Task requirements - Which lines below mention "sqrt"? Pick each one out.

Input material -
────────────────

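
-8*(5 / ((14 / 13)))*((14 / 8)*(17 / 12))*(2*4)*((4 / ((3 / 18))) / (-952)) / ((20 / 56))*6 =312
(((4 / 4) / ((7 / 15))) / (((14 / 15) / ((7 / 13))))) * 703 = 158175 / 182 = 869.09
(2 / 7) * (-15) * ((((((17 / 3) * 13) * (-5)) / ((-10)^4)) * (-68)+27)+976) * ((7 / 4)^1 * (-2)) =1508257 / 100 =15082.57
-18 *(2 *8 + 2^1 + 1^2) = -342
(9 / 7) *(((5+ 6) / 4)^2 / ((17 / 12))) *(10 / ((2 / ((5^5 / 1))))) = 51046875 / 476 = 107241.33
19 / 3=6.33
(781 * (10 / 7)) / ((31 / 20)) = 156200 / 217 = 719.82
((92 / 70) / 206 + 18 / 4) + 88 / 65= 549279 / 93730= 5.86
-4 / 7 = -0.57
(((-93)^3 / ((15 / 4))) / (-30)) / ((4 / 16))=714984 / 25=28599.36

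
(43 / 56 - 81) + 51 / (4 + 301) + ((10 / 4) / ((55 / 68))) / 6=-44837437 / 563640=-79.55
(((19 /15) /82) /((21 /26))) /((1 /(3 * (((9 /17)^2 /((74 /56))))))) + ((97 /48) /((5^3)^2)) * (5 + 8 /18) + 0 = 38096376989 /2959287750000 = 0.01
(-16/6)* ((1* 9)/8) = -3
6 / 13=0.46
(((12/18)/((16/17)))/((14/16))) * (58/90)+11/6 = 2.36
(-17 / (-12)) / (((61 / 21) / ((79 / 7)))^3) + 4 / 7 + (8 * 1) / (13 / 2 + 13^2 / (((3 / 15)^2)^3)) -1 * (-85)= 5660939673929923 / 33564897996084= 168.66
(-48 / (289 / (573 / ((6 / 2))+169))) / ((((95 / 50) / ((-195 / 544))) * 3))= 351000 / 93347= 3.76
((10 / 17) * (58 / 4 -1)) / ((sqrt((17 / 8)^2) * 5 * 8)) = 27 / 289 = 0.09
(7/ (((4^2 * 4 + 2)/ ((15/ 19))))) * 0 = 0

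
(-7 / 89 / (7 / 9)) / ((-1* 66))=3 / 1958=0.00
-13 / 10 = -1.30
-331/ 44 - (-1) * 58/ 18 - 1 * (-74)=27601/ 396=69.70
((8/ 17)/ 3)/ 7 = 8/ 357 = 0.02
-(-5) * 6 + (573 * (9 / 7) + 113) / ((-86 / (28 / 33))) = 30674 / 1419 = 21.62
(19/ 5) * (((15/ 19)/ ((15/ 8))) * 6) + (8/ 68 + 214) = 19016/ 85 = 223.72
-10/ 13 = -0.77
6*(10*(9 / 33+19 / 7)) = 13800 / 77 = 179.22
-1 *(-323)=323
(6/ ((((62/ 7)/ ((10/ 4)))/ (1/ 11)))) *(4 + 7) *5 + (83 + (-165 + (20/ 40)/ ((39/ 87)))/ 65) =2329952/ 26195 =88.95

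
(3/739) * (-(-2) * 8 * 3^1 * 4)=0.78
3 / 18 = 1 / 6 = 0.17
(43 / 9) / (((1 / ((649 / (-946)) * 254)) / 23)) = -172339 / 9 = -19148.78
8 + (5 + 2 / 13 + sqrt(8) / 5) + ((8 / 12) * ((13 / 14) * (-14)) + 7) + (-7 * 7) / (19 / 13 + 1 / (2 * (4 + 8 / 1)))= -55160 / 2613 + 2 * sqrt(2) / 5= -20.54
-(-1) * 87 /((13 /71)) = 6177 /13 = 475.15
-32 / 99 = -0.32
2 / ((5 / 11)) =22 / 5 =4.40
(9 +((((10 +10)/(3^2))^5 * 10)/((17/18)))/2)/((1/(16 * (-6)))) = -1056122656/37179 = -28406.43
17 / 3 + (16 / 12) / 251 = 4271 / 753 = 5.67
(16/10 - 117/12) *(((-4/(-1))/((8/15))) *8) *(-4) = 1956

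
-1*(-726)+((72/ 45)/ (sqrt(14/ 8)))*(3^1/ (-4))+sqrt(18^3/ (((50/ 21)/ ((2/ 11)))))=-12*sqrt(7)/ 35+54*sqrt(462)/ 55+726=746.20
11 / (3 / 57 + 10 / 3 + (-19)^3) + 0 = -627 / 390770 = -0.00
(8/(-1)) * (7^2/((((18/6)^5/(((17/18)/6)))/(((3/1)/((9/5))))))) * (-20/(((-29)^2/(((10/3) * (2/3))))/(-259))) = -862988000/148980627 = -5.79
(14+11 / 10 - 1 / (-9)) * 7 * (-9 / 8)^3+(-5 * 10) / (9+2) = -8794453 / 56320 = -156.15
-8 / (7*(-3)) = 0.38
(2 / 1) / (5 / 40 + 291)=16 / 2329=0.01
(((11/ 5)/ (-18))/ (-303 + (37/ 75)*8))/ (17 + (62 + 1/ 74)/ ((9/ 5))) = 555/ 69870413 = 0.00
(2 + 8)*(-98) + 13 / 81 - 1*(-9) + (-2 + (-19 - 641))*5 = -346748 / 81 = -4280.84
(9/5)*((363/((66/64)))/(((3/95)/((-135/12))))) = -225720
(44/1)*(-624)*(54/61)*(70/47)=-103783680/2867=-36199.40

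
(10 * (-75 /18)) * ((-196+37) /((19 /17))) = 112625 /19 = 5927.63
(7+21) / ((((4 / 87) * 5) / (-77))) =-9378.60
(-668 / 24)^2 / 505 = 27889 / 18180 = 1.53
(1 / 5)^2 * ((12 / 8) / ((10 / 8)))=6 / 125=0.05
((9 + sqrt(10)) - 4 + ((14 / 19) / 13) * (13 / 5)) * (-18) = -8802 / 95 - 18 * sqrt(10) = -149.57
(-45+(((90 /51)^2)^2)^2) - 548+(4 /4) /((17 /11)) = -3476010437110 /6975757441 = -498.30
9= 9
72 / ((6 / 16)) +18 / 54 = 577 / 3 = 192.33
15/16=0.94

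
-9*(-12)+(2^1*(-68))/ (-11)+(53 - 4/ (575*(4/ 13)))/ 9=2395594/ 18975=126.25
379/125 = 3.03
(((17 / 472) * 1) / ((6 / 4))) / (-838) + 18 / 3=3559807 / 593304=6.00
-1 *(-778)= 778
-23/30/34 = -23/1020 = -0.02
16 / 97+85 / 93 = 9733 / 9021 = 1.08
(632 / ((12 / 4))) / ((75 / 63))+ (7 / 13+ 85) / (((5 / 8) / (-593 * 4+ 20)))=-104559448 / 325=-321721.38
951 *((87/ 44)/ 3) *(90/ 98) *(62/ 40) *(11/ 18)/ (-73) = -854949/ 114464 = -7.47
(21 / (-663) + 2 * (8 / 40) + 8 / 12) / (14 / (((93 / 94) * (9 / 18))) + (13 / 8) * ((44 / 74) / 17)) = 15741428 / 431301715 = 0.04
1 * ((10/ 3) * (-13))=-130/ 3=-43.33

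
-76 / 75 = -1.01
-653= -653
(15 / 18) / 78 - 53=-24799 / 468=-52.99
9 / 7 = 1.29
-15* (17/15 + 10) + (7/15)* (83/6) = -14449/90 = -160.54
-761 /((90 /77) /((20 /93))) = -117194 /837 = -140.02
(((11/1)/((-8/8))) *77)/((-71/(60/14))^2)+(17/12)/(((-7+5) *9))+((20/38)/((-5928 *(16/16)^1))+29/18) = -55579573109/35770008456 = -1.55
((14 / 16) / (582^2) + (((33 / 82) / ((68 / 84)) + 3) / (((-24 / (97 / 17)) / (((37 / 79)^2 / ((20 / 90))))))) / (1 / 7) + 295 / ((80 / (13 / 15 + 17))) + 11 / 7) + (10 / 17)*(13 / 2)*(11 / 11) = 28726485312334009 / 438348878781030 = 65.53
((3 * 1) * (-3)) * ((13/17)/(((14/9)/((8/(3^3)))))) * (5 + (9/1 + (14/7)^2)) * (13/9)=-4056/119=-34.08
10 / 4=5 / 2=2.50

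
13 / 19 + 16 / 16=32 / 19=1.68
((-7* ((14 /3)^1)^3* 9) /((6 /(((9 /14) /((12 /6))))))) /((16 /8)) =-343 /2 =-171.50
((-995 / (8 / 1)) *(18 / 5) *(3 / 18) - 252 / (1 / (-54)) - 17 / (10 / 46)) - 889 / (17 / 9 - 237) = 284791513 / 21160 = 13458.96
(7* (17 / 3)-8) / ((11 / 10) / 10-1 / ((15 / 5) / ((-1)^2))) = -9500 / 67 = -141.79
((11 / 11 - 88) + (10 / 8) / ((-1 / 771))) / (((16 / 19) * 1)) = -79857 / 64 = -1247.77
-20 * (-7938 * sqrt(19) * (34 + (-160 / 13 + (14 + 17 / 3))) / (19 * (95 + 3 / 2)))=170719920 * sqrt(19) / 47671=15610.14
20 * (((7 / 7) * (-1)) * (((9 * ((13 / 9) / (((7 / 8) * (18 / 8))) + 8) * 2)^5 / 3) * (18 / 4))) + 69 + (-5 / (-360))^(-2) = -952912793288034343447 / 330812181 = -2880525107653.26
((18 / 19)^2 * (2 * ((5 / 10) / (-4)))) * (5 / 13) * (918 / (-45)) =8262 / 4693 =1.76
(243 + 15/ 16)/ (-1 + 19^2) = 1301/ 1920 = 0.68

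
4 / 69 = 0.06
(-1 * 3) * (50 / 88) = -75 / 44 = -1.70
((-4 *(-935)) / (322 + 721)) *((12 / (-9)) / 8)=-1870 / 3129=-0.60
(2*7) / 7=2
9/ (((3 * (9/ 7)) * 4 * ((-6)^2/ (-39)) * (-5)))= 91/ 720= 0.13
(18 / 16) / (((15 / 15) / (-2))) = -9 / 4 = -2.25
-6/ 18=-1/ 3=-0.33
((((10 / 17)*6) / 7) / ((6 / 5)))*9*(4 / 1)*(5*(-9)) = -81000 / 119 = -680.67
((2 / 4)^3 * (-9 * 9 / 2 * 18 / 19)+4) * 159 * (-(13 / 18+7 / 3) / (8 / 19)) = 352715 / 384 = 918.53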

────────────────

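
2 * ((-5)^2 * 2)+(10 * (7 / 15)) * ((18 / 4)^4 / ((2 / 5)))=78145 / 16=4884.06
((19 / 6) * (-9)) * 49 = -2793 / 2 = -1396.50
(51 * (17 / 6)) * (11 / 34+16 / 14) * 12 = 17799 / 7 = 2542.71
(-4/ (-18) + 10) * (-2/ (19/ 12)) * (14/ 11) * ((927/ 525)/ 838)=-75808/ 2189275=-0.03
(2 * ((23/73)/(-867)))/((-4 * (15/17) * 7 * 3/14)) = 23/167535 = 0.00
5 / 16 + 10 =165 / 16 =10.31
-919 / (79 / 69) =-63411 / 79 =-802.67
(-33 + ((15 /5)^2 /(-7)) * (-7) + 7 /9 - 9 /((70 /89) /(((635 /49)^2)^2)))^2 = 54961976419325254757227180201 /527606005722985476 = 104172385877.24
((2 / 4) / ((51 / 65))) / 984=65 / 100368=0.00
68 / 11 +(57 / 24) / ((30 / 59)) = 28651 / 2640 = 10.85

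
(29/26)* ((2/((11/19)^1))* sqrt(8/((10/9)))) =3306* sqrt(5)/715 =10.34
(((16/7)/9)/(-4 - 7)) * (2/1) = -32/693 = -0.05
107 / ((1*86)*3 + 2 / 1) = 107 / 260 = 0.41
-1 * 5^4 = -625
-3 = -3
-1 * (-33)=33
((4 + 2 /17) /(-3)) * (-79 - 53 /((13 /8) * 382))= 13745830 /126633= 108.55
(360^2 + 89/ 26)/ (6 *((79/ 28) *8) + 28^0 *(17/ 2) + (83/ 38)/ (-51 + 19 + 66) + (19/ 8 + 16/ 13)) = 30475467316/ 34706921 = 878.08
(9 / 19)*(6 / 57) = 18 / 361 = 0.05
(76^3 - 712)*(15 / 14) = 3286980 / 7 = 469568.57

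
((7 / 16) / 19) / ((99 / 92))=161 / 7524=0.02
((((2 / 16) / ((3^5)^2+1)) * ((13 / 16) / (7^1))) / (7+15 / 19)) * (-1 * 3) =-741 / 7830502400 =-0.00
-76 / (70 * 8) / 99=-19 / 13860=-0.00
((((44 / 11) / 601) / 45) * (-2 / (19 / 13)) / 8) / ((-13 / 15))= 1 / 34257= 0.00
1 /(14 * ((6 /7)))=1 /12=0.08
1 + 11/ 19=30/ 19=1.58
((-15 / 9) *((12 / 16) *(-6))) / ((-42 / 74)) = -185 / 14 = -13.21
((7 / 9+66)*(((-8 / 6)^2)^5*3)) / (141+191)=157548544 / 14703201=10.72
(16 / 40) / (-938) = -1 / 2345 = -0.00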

────────────────

Result for this exercise -
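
((10 / 17) * (58 / 4 -1)) / ((sqrt((17 / 8)^2) * 5 * 8)) = 27 / 289 = 0.09
8 + (5 + 2 / 13 + sqrt(8) / 5) + ((8 / 12) * ((13 / 14) * (-14)) + 7) + (-7 * 7) / (19 / 13 + 1 / (2 * (4 + 8 / 1)))= -55160 / 2613 + 2 * sqrt(2) / 5= -20.54
-1*(-726)+((72/ 45)/ (sqrt(14/ 8)))*(3^1/ (-4))+sqrt(18^3/ (((50/ 21)/ ((2/ 11)))))=-12*sqrt(7)/ 35+54*sqrt(462)/ 55+726=746.20
((9 + sqrt(10)) - 4 + ((14 / 19) / 13) * (13 / 5)) * (-18) = -8802 / 95 - 18 * sqrt(10) = -149.57
-20 * (-7938 * sqrt(19) * (34 + (-160 / 13 + (14 + 17 / 3))) / (19 * (95 + 3 / 2)))=170719920 * sqrt(19) / 47671=15610.14
(29/26)* ((2/((11/19)^1))* sqrt(8/((10/9)))) =3306* sqrt(5)/715 =10.34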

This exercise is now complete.